TASK DIRECTIONS:
In full and unaltered, output the records below.

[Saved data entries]
• • •

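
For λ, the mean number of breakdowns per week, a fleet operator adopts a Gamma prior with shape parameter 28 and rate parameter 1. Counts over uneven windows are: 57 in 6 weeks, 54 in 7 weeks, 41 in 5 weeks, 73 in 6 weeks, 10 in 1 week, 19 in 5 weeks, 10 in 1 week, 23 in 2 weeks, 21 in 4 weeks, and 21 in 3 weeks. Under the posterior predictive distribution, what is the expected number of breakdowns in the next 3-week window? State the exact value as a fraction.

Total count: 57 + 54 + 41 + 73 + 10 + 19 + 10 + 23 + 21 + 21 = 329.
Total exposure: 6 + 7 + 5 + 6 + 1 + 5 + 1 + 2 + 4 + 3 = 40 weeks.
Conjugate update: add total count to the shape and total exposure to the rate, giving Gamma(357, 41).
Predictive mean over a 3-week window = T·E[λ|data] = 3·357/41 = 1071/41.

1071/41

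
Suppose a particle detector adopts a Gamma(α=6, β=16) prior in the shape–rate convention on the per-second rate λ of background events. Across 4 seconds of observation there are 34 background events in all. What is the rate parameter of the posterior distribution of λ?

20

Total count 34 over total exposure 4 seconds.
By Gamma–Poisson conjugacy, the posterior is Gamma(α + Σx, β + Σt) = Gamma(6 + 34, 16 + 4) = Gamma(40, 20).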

• • •

YOUR RESPONSE:
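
For λ, the mean number of breakdowns per week, a fleet operator adopts a Gamma prior with shape parameter 28 and rate parameter 1. Counts over uneven windows are: 57 in 6 weeks, 54 in 7 weeks, 41 in 5 weeks, 73 in 6 weeks, 10 in 1 week, 19 in 5 weeks, 10 in 1 week, 23 in 2 weeks, 21 in 4 weeks, and 21 in 3 weeks. Under the posterior predictive distribution, what is the expected number of breakdowns in the next 3-week window? State the exact value as a fraction.

Total count: 57 + 54 + 41 + 73 + 10 + 19 + 10 + 23 + 21 + 21 = 329.
Total exposure: 6 + 7 + 5 + 6 + 1 + 5 + 1 + 2 + 4 + 3 = 40 weeks.
Conjugate update: add total count to the shape and total exposure to the rate, giving Gamma(357, 41).
Predictive mean over a 3-week window = T·E[λ|data] = 3·357/41 = 1071/41.

1071/41

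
Suppose a particle detector adopts a Gamma(α=6, β=16) prior in the shape–rate convention on the per-second rate λ of background events. Across 4 seconds of observation there are 34 background events in all. What is the rate parameter of the posterior distribution of λ?

20

Total count 34 over total exposure 4 seconds.
By Gamma–Poisson conjugacy, the posterior is Gamma(α + Σx, β + Σt) = Gamma(6 + 34, 16 + 4) = Gamma(40, 20).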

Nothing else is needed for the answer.